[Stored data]
********
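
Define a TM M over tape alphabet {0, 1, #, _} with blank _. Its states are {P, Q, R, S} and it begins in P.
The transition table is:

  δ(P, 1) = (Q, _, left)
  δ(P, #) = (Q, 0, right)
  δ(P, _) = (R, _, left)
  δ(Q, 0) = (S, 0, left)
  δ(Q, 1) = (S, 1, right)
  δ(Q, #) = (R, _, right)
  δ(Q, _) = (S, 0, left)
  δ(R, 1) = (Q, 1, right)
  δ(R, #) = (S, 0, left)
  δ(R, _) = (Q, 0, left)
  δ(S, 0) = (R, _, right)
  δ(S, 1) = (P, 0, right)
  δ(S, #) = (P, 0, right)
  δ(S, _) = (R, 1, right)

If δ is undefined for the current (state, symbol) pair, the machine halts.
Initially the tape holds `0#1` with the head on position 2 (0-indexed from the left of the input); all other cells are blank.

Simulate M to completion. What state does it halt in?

P | 0#[1]   read 1 → write _, move left, go to Q
Q | 0[#]_   read # → write _, move right, go to R
R | 0_[_]   read _ → write 0, move left, go to Q
Q | 0[_]0   read _ → write 0, move left, go to S
S | [0]00   read 0 → write _, move right, go to R
R | _[0]0
No transition is defined for (R, 0); M halts in state R.

R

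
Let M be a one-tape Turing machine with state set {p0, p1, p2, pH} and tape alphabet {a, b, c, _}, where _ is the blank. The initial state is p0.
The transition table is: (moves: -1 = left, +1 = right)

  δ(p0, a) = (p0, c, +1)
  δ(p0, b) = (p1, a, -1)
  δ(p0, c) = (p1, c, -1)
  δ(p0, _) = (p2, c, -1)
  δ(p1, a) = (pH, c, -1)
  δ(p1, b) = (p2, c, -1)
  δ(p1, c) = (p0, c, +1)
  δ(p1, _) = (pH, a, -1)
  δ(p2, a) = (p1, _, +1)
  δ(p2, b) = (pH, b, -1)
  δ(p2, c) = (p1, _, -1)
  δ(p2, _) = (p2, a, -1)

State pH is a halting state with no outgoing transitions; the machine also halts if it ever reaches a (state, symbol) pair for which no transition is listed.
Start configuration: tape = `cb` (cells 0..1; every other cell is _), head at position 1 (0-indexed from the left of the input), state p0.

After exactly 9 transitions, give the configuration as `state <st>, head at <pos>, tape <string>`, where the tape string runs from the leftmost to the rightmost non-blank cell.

state pH, head at -2, tape a_cc

state=p0 head=1 tape=__c[b]_   (p0,b)→(p1,a,-1)
state=p1 head=0 tape=__[c]a_   (p1,c)→(p0,c,+1)
state=p0 head=1 tape=__c[a]_   (p0,a)→(p0,c,+1)
state=p0 head=2 tape=__cc[_]   (p0,_)→(p2,c,-1)
state=p2 head=1 tape=__c[c]c   (p2,c)→(p1,_,-1)
state=p1 head=0 tape=__[c]_c   (p1,c)→(p0,c,+1)
state=p0 head=1 tape=__c[_]c   (p0,_)→(p2,c,-1)
state=p2 head=0 tape=__[c]cc   (p2,c)→(p1,_,-1)
state=p1 head=-1 tape=_[_]_cc   (p1,_)→(pH,a,-1)
state=pH head=-2 tape=[_]a_cc
After 9 steps: state pH, head at -2, tape a_cc.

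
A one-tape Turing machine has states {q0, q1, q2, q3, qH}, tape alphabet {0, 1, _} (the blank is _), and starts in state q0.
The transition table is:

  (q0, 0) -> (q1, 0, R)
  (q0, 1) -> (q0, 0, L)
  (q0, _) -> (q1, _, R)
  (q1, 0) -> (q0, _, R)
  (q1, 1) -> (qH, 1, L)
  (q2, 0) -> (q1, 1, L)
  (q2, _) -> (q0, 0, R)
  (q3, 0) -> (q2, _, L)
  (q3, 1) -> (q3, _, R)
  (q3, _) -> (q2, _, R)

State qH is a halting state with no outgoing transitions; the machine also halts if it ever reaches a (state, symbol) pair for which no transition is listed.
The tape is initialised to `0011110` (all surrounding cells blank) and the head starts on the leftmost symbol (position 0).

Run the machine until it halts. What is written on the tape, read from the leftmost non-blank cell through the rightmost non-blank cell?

state=q0 head=0 tape=[0]011110_   (q0,0)→(q1,0,R)
state=q1 head=1 tape=0[0]11110_   (q1,0)→(q0,_,R)
state=q0 head=2 tape=0_[1]1110_   (q0,1)→(q0,0,L)
state=q0 head=1 tape=0[_]01110_   (q0,_)→(q1,_,R)
state=q1 head=2 tape=0_[0]1110_   (q1,0)→(q0,_,R)
state=q0 head=3 tape=0__[1]110_   (q0,1)→(q0,0,L)
state=q0 head=2 tape=0_[_]0110_   (q0,_)→(q1,_,R)
state=q1 head=3 tape=0__[0]110_   (q1,0)→(q0,_,R)
state=q0 head=4 tape=0___[1]10_   (q0,1)→(q0,0,L)
state=q0 head=3 tape=0__[_]010_   (q0,_)→(q1,_,R)
state=q1 head=4 tape=0___[0]10_   (q1,0)→(q0,_,R)
state=q0 head=5 tape=0____[1]0_   (q0,1)→(q0,0,L)
state=q0 head=4 tape=0___[_]00_   (q0,_)→(q1,_,R)
state=q1 head=5 tape=0____[0]0_   (q1,0)→(q0,_,R)
state=q0 head=6 tape=0_____[0]_   (q0,0)→(q1,0,R)
state=q1 head=7 tape=0_____0[_]
The non-blank tape span at halt is 0_____0.

0_____0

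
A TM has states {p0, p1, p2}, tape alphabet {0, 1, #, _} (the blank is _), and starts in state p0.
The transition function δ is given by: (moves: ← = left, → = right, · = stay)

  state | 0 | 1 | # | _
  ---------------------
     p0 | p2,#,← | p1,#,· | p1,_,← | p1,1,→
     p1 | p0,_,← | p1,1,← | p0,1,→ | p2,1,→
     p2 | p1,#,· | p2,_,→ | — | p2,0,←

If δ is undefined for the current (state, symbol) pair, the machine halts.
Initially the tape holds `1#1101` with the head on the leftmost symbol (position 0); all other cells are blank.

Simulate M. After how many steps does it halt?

state=p0 head=0 tape=_[1]#1101   (p0,1)→(p1,#,·)
state=p1 head=0 tape=_[#]#1101   (p1,#)→(p0,1,→)
state=p0 head=1 tape=_1[#]1101   (p0,#)→(p1,_,←)
state=p1 head=0 tape=_[1]_1101   (p1,1)→(p1,1,←)
state=p1 head=-1 tape=[_]1_1101   (p1,_)→(p2,1,→)
state=p2 head=0 tape=1[1]_1101   (p2,1)→(p2,_,→)
state=p2 head=1 tape=1_[_]1101   (p2,_)→(p2,0,←)
state=p2 head=0 tape=1[_]01101   (p2,_)→(p2,0,←)
state=p2 head=-1 tape=[1]001101   (p2,1)→(p2,_,→)
state=p2 head=0 tape=_[0]01101   (p2,0)→(p1,#,·)
state=p1 head=0 tape=_[#]01101   (p1,#)→(p0,1,→)
state=p0 head=1 tape=_1[0]1101   (p0,0)→(p2,#,←)
state=p2 head=0 tape=_[1]#1101   (p2,1)→(p2,_,→)
state=p2 head=1 tape=__[#]1101
M halts after 13 transitions.

13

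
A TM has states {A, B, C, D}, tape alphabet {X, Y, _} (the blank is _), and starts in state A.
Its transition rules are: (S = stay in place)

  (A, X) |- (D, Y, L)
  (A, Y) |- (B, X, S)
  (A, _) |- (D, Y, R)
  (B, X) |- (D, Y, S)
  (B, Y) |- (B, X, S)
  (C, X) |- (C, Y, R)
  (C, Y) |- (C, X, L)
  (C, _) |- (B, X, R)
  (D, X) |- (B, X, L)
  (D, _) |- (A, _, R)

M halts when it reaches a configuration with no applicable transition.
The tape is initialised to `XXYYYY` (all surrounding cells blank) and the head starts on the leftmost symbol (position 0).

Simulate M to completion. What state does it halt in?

D

A | _[X]XYYYY   read X → write Y, move L, go to D
D | [_]YXYYYY   read _ → write _, move R, go to A
A | _[Y]XYYYY   read Y → write X, move S, go to B
B | _[X]XYYYY   read X → write Y, move S, go to D
D | _[Y]XYYYY
No transition is defined for (D, Y); M halts in state D.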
********
WHAT YOU SHOULD DO
Filter the entries above down to the lines that contain "states".

EXERCISE OUTPUT
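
Define a TM M over tape alphabet {0, 1, #, _} with blank _. Its states are {P, Q, R, S} and it begins in P.
A one-tape Turing machine has states {q0, q1, q2, q3, qH}, tape alphabet {0, 1, _} (the blank is _), and starts in state q0.
A TM has states {p0, p1, p2}, tape alphabet {0, 1, #, _} (the blank is _), and starts in state p0.
A TM has states {A, B, C, D}, tape alphabet {X, Y, _} (the blank is _), and starts in state A.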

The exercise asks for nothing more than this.